Assignment: A verbatim copy of the whole listing is what is needed.

☆ ☆ ☆

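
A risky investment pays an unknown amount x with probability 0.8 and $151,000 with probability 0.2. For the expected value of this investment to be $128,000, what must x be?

0.8·x + 0.2·151000 = 128000
0.8·x = 128000 − 30200 = 97800
x = 97800 / 0.8 = 122250

x = $122,250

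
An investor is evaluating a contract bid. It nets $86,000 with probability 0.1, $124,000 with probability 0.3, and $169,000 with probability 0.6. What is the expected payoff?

EV = 0.1 × 86000 + 0.3 × 124000 + 0.6 × 169000 = 8600 + 37200 + 101400 = 147200

$147,200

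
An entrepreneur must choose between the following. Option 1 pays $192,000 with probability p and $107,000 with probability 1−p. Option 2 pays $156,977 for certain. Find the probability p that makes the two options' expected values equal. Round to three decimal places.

p·192000 + (1−p)·107000 = 156977
85000p + 107000 = 156977
p = (156977 − 107000) / 85000

p = 0.588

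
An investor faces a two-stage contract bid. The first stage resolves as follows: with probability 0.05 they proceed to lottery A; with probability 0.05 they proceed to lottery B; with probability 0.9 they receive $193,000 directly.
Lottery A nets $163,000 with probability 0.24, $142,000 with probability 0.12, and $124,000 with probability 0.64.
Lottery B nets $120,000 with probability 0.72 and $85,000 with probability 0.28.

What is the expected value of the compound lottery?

$185,986

EV(A) = 0.24 × 163000 + 0.12 × 142000 + 0.64 × 124000 = 39120 + 17040 + 79360 = 135520
EV(B) = 0.72 × 120000 + 0.28 × 85000 = 86400 + 23800 = 110200
Branch C: 193000 (certain)
Overall = 0.05 × 135520 + 0.05 × 110200 + 0.9 × 193000 = 6776 + 5510 + 173700 = 185986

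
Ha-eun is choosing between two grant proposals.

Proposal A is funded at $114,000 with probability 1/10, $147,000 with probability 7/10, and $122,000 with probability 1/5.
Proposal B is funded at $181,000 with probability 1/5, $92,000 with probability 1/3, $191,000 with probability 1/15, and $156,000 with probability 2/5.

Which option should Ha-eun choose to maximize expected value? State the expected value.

Proposal B ($142,000)

Proposal A = 1/10 × 114000 + 7/10 × 147000 + 1/5 × 122000 = 11400 + 102900 + 24400 = 138700
Proposal B = 1/5 × 181000 + 1/3 × 92000 + 1/15 × 191000 + 2/5 × 156000 = 36200 + 30666.6667 + 12733.3333 + 62400 = 142000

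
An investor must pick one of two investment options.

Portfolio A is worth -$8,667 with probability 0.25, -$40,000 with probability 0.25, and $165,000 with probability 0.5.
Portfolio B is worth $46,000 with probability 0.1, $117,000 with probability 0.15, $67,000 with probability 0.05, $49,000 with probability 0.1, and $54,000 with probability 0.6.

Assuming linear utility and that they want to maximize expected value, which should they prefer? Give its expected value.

Portfolio A ($70,333.25)

Portfolio A = 0.25 × (-8667) + 0.25 × (-40000) + 0.5 × 165000 = -2166.75 − 10000 + 82500 = 70333.25
Portfolio B = 0.1 × 46000 + 0.15 × 117000 + 0.05 × 67000 + 0.1 × 49000 + 0.6 × 54000 = 4600 + 17550 + 3350 + 4900 + 32400 = 62800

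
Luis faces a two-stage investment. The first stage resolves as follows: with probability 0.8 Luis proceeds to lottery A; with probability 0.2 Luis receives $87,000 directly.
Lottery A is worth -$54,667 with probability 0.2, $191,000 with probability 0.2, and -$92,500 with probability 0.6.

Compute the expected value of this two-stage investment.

-$5,186.72

EV(A) = 0.2 × (-54667) + 0.2 × 191000 + 0.6 × (-92500) = -10933.4 + 38200 − 55500 = -28233.4
Branch B: 87000 (certain)
Overall = 0.8 × (-28233.4) + 0.2 × 87000 = -22586.72 + 17400 = -5186.72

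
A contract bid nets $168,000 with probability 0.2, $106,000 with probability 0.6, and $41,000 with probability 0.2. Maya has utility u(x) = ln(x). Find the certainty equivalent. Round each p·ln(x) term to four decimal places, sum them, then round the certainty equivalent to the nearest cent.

$96,114.94

E[u] = 0.2·ln(168000) + 0.6·ln(106000) + 0.2·ln(41000) = 2.4063 + 6.9427 + 2.1243 = 11.4733
CE = e^11.4733 ≈ 96114.94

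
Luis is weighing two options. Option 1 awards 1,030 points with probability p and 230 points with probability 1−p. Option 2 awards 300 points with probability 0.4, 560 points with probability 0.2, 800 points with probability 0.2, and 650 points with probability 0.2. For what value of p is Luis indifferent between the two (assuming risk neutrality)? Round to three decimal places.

p = 0.365

EV(Option 2) = 0.4 × 300 + 0.2 × 560 + 0.2 × 800 + 0.2 × 650 = 120 + 112 + 160 + 130 = 522
p·1030 + (1−p)·230 = 522
800p + 230 = 522
p = (522 − 230) / 800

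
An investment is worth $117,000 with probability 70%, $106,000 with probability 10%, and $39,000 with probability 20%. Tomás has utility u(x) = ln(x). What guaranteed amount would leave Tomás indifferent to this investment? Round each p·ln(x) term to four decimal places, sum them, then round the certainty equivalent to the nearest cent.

$93,004.21

E[u] = 0.7·ln(117000) + 0.1·ln(106000) + 0.2·ln(39000) = 8.1690 + 1.1571 + 2.1143 = 11.4404
CE = e^11.4404 ≈ 93004.21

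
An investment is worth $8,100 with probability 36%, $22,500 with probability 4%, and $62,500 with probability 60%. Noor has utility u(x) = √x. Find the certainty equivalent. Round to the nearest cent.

$35,494.56

E[u] = 0.36·√8100 + 0.04·√22500 + 0.6·√62500 = 0.36·90 + 0.04·150 + 0.6·250 = 188.4
CE = (188.4)² = 35494.56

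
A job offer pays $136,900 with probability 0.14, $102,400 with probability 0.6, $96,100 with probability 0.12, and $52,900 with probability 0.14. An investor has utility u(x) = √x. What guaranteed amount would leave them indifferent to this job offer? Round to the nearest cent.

$98,094.24

E[u] = 0.14·√136900 + 0.6·√102400 + 0.12·√96100 + 0.14·√52900 = 0.14·370 + 0.6·320 + 0.12·310 + 0.14·230 = 313.2
CE = (313.2)² = 98094.24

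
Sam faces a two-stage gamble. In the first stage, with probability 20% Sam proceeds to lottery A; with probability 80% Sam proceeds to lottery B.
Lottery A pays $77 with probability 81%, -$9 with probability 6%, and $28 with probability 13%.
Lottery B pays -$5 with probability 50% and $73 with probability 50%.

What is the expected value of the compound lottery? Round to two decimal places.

EV(A) = 0.81 × 77 + 0.06 × (-9) + 0.13 × 28 = 62.37 − 0.54 + 3.64 = 65.47
EV(B) = 0.5 × (-5) + 0.5 × 73 = -2.5 + 36.5 = 34
Overall = 0.2 × 65.47 + 0.8 × 34 = 13.094 + 27.2 = 40.294

$40.29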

☆ ☆ ☆

Task output:
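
A risky investment pays an unknown amount x with probability 0.8 and $151,000 with probability 0.2. For the expected value of this investment to be $128,000, what must x be?

0.8·x + 0.2·151000 = 128000
0.8·x = 128000 − 30200 = 97800
x = 97800 / 0.8 = 122250

x = $122,250

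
An investor is evaluating a contract bid. It nets $86,000 with probability 0.1, $124,000 with probability 0.3, and $169,000 with probability 0.6. What is the expected payoff?

EV = 0.1 × 86000 + 0.3 × 124000 + 0.6 × 169000 = 8600 + 37200 + 101400 = 147200

$147,200

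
An entrepreneur must choose between the following. Option 1 pays $192,000 with probability p and $107,000 with probability 1−p. Option 2 pays $156,977 for certain. Find the probability p that makes the two options' expected values equal. Round to three decimal places.

p·192000 + (1−p)·107000 = 156977
85000p + 107000 = 156977
p = (156977 − 107000) / 85000

p = 0.588

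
An investor faces a two-stage contract bid. The first stage resolves as follows: with probability 0.05 they proceed to lottery A; with probability 0.05 they proceed to lottery B; with probability 0.9 they receive $193,000 directly.
Lottery A nets $163,000 with probability 0.24, $142,000 with probability 0.12, and $124,000 with probability 0.64.
Lottery B nets $120,000 with probability 0.72 and $85,000 with probability 0.28.

What is the expected value of the compound lottery?

$185,986

EV(A) = 0.24 × 163000 + 0.12 × 142000 + 0.64 × 124000 = 39120 + 17040 + 79360 = 135520
EV(B) = 0.72 × 120000 + 0.28 × 85000 = 86400 + 23800 = 110200
Branch C: 193000 (certain)
Overall = 0.05 × 135520 + 0.05 × 110200 + 0.9 × 193000 = 6776 + 5510 + 173700 = 185986

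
Ha-eun is choosing between two grant proposals.

Proposal A is funded at $114,000 with probability 1/10, $147,000 with probability 7/10, and $122,000 with probability 1/5.
Proposal B is funded at $181,000 with probability 1/5, $92,000 with probability 1/3, $191,000 with probability 1/15, and $156,000 with probability 2/5.

Which option should Ha-eun choose to maximize expected value? State the expected value.

Proposal B ($142,000)

Proposal A = 1/10 × 114000 + 7/10 × 147000 + 1/5 × 122000 = 11400 + 102900 + 24400 = 138700
Proposal B = 1/5 × 181000 + 1/3 × 92000 + 1/15 × 191000 + 2/5 × 156000 = 36200 + 30666.6667 + 12733.3333 + 62400 = 142000

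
An investor must pick one of two investment options.

Portfolio A is worth -$8,667 with probability 0.25, -$40,000 with probability 0.25, and $165,000 with probability 0.5.
Portfolio B is worth $46,000 with probability 0.1, $117,000 with probability 0.15, $67,000 with probability 0.05, $49,000 with probability 0.1, and $54,000 with probability 0.6.

Assuming linear utility and that they want to maximize expected value, which should they prefer? Give its expected value.

Portfolio A ($70,333.25)

Portfolio A = 0.25 × (-8667) + 0.25 × (-40000) + 0.5 × 165000 = -2166.75 − 10000 + 82500 = 70333.25
Portfolio B = 0.1 × 46000 + 0.15 × 117000 + 0.05 × 67000 + 0.1 × 49000 + 0.6 × 54000 = 4600 + 17550 + 3350 + 4900 + 32400 = 62800

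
Luis faces a two-stage investment. The first stage resolves as follows: with probability 0.8 Luis proceeds to lottery A; with probability 0.2 Luis receives $87,000 directly.
Lottery A is worth -$54,667 with probability 0.2, $191,000 with probability 0.2, and -$92,500 with probability 0.6.

Compute the expected value of this two-stage investment.

-$5,186.72

EV(A) = 0.2 × (-54667) + 0.2 × 191000 + 0.6 × (-92500) = -10933.4 + 38200 − 55500 = -28233.4
Branch B: 87000 (certain)
Overall = 0.8 × (-28233.4) + 0.2 × 87000 = -22586.72 + 17400 = -5186.72

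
A contract bid nets $168,000 with probability 0.2, $106,000 with probability 0.6, and $41,000 with probability 0.2. Maya has utility u(x) = ln(x). Find the certainty equivalent. Round each p·ln(x) term to four decimal places, sum them, then round the certainty equivalent to the nearest cent.

$96,114.94

E[u] = 0.2·ln(168000) + 0.6·ln(106000) + 0.2·ln(41000) = 2.4063 + 6.9427 + 2.1243 = 11.4733
CE = e^11.4733 ≈ 96114.94

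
Luis is weighing two options. Option 1 awards 1,030 points with probability p and 230 points with probability 1−p. Option 2 awards 300 points with probability 0.4, 560 points with probability 0.2, 800 points with probability 0.2, and 650 points with probability 0.2. For what value of p is Luis indifferent between the two (assuming risk neutrality)? Round to three decimal places.

p = 0.365

EV(Option 2) = 0.4 × 300 + 0.2 × 560 + 0.2 × 800 + 0.2 × 650 = 120 + 112 + 160 + 130 = 522
p·1030 + (1−p)·230 = 522
800p + 230 = 522
p = (522 − 230) / 800

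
An investment is worth $117,000 with probability 70%, $106,000 with probability 10%, and $39,000 with probability 20%. Tomás has utility u(x) = ln(x). What guaranteed amount would leave Tomás indifferent to this investment? Round each p·ln(x) term to four decimal places, sum them, then round the certainty equivalent to the nearest cent.

$93,004.21

E[u] = 0.7·ln(117000) + 0.1·ln(106000) + 0.2·ln(39000) = 8.1690 + 1.1571 + 2.1143 = 11.4404
CE = e^11.4404 ≈ 93004.21

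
An investment is worth $8,100 with probability 36%, $22,500 with probability 4%, and $62,500 with probability 60%. Noor has utility u(x) = √x. Find the certainty equivalent. Round to the nearest cent.

$35,494.56

E[u] = 0.36·√8100 + 0.04·√22500 + 0.6·√62500 = 0.36·90 + 0.04·150 + 0.6·250 = 188.4
CE = (188.4)² = 35494.56

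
A job offer pays $136,900 with probability 0.14, $102,400 with probability 0.6, $96,100 with probability 0.12, and $52,900 with probability 0.14. An investor has utility u(x) = √x. What guaranteed amount would leave them indifferent to this job offer? Round to the nearest cent.

$98,094.24

E[u] = 0.14·√136900 + 0.6·√102400 + 0.12·√96100 + 0.14·√52900 = 0.14·370 + 0.6·320 + 0.12·310 + 0.14·230 = 313.2
CE = (313.2)² = 98094.24

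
Sam faces a two-stage gamble. In the first stage, with probability 20% Sam proceeds to lottery A; with probability 80% Sam proceeds to lottery B.
Lottery A pays $77 with probability 81%, -$9 with probability 6%, and $28 with probability 13%.
Lottery B pays -$5 with probability 50% and $73 with probability 50%.

What is the expected value of the compound lottery? Round to two decimal places.

EV(A) = 0.81 × 77 + 0.06 × (-9) + 0.13 × 28 = 62.37 − 0.54 + 3.64 = 65.47
EV(B) = 0.5 × (-5) + 0.5 × 73 = -2.5 + 36.5 = 34
Overall = 0.2 × 65.47 + 0.8 × 34 = 13.094 + 27.2 = 40.294

$40.29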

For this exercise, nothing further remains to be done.